(PROVIDED DATA begins)

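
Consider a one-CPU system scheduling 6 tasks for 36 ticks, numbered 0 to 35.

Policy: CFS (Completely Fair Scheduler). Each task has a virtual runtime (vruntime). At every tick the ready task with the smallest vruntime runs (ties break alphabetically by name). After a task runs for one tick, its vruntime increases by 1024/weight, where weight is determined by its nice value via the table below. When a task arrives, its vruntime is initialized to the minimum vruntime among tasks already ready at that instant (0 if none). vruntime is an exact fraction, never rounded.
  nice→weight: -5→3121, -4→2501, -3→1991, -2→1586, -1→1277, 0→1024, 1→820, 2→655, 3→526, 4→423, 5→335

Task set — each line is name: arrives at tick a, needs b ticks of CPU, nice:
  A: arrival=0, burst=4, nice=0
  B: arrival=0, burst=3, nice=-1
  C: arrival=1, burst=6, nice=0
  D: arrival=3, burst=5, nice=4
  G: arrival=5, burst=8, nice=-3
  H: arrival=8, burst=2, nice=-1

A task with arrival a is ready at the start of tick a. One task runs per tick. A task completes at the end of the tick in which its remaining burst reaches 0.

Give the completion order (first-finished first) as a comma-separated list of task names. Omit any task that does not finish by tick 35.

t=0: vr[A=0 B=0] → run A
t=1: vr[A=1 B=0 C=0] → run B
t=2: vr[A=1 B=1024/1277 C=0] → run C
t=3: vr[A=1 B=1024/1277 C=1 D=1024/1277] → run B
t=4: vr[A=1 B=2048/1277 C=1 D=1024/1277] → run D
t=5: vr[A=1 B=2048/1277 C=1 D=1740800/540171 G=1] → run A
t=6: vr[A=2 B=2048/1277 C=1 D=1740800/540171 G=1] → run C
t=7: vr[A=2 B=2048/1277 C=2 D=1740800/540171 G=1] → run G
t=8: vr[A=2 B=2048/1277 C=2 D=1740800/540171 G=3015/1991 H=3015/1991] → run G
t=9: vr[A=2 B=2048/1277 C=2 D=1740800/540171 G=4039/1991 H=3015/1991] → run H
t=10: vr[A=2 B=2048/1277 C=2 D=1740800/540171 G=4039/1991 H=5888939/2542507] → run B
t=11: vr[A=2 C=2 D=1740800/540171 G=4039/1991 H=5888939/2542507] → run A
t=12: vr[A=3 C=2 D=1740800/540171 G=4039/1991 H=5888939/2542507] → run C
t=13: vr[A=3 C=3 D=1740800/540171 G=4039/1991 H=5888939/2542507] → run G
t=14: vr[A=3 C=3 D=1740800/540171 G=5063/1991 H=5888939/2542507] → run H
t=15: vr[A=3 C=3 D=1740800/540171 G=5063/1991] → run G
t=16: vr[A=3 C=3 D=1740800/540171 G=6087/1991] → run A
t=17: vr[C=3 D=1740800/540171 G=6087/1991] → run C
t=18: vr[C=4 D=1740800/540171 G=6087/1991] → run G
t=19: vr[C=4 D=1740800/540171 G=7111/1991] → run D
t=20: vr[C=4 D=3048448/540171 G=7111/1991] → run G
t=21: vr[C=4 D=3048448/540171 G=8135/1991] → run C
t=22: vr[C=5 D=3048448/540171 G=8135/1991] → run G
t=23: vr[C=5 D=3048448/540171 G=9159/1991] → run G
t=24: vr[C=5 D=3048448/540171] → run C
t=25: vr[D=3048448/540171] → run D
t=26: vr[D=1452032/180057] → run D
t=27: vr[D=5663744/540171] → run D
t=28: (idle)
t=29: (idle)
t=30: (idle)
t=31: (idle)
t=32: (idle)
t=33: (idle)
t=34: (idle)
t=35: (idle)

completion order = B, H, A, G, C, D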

(PROVIDED DATA ends)

_WHAT TO WORK ON_:
Of the entries above, repeat exactly the lines between the line with "G: arrival=5, burst=8, nice=-3" and the line with "A task with", inclusive, and no others.

_REPLY TO THE EXERCISE_:
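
  G: arrival=5, burst=8, nice=-3
  H: arrival=8, burst=2, nice=-1

A task with arrival a is ready at the start of tick a. One task runs per tick. A task completes at the end of the tick in which its remaining burst reaches 0.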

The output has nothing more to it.